▸ **PROBLEM DESCRIPTION**: The line containing "(T3) τ is closed under finite intersection." marks the end: write out exactly every line from the first line of the data below through that line, and only those.

*** RECORDED DATA

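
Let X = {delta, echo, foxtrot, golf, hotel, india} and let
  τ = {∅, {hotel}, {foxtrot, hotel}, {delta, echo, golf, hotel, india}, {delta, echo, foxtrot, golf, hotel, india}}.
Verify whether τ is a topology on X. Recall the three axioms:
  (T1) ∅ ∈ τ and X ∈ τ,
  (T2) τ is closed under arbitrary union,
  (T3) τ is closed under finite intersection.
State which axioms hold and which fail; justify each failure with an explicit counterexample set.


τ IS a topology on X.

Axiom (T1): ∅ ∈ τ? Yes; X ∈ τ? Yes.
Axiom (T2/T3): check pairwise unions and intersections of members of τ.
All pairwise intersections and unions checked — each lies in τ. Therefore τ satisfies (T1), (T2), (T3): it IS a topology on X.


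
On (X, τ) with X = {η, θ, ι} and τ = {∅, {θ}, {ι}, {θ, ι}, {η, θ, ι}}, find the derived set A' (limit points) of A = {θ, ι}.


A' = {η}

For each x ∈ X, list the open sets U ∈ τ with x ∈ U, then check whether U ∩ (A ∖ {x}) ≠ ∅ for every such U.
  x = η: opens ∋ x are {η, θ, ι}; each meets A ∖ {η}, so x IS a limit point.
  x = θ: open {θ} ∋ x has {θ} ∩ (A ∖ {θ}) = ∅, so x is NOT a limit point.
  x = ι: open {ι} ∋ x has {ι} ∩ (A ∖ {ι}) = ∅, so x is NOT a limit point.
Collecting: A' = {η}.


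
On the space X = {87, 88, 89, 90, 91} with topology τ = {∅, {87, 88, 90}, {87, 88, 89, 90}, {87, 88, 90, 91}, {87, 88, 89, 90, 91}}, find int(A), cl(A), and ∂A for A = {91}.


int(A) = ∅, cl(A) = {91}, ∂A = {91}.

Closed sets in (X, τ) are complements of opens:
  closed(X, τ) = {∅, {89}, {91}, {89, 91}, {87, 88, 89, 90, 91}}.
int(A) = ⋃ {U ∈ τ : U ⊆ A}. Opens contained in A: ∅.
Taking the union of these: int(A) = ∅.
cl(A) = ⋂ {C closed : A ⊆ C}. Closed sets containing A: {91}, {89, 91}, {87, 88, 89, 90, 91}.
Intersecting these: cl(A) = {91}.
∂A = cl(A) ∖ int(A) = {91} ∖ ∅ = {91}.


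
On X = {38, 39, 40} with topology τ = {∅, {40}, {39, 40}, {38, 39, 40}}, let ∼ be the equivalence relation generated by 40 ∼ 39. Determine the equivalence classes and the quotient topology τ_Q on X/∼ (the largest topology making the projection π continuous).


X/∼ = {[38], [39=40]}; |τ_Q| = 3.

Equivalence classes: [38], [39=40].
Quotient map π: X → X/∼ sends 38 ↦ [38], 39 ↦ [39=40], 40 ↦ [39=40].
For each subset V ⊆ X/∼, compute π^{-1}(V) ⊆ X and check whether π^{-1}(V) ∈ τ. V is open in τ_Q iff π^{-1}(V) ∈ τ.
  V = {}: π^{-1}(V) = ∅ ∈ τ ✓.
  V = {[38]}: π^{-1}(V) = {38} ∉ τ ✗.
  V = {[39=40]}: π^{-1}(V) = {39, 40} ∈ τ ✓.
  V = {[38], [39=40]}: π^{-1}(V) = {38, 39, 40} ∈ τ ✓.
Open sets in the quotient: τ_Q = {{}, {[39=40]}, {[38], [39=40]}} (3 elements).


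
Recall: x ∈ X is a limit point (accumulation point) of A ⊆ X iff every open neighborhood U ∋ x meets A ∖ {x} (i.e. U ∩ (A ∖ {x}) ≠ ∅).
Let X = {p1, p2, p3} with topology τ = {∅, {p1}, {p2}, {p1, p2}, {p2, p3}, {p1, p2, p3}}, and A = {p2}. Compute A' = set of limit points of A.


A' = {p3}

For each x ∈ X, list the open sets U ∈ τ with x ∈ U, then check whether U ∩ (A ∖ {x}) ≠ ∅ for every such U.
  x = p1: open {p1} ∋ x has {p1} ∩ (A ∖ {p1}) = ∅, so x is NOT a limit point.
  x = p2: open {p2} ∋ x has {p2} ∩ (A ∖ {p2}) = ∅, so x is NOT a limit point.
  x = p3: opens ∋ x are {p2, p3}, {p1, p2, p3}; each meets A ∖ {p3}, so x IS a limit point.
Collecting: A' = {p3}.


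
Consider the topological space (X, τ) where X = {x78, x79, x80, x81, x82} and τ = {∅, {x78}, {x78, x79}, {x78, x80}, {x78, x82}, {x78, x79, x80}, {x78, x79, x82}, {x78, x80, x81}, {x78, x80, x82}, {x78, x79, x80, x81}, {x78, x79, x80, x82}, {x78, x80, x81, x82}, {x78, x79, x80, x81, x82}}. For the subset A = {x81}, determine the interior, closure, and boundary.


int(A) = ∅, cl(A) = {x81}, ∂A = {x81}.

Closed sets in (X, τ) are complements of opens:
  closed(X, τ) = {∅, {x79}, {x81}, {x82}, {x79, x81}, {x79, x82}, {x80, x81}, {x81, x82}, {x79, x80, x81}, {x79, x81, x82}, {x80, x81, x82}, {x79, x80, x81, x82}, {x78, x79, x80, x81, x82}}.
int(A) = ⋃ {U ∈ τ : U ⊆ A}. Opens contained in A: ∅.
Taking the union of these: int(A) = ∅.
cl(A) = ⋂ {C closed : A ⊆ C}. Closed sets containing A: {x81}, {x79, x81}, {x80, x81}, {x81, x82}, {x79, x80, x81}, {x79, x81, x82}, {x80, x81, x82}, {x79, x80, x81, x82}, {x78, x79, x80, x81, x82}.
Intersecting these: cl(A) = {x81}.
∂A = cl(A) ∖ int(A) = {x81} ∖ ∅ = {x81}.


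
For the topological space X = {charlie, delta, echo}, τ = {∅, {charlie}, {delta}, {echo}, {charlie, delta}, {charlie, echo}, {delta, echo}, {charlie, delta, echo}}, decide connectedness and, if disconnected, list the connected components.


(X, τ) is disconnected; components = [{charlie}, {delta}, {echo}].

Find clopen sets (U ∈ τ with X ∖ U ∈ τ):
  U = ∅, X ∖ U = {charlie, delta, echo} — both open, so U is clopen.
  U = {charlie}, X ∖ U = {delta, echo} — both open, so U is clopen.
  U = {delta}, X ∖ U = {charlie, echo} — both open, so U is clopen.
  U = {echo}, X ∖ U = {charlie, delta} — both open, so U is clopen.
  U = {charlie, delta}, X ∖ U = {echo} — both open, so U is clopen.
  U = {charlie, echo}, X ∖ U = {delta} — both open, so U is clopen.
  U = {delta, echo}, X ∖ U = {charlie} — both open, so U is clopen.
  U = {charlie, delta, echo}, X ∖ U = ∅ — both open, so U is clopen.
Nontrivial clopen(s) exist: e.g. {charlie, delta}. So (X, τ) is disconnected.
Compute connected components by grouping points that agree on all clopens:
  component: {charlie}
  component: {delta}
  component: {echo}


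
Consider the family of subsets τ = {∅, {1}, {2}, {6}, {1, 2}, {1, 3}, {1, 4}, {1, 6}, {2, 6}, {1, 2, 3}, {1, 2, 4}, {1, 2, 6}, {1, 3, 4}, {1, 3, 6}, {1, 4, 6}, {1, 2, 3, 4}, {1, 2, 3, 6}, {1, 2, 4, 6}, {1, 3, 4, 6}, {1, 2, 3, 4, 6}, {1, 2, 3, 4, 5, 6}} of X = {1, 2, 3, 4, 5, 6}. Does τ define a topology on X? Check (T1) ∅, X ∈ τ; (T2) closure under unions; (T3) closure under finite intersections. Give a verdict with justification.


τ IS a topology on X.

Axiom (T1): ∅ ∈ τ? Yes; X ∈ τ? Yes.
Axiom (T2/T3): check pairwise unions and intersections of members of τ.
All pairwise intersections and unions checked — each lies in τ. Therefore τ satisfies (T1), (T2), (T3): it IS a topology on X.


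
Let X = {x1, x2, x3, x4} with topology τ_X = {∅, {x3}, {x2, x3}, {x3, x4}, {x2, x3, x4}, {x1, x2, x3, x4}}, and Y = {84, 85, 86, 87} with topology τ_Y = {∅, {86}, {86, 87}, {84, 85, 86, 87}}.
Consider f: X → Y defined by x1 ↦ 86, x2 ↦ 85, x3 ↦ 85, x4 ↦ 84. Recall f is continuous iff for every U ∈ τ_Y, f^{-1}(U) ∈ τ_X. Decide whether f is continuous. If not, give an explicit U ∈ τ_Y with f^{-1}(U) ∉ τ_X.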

******

▸ **OUTPUT**:
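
Let X = {delta, echo, foxtrot, golf, hotel, india} and let
  τ = {∅, {hotel}, {foxtrot, hotel}, {delta, echo, golf, hotel, india}, {delta, echo, foxtrot, golf, hotel, india}}.
Verify whether τ is a topology on X. Recall the three axioms:
  (T1) ∅ ∈ τ and X ∈ τ,
  (T2) τ is closed under arbitrary union,
  (T3) τ is closed under finite intersection.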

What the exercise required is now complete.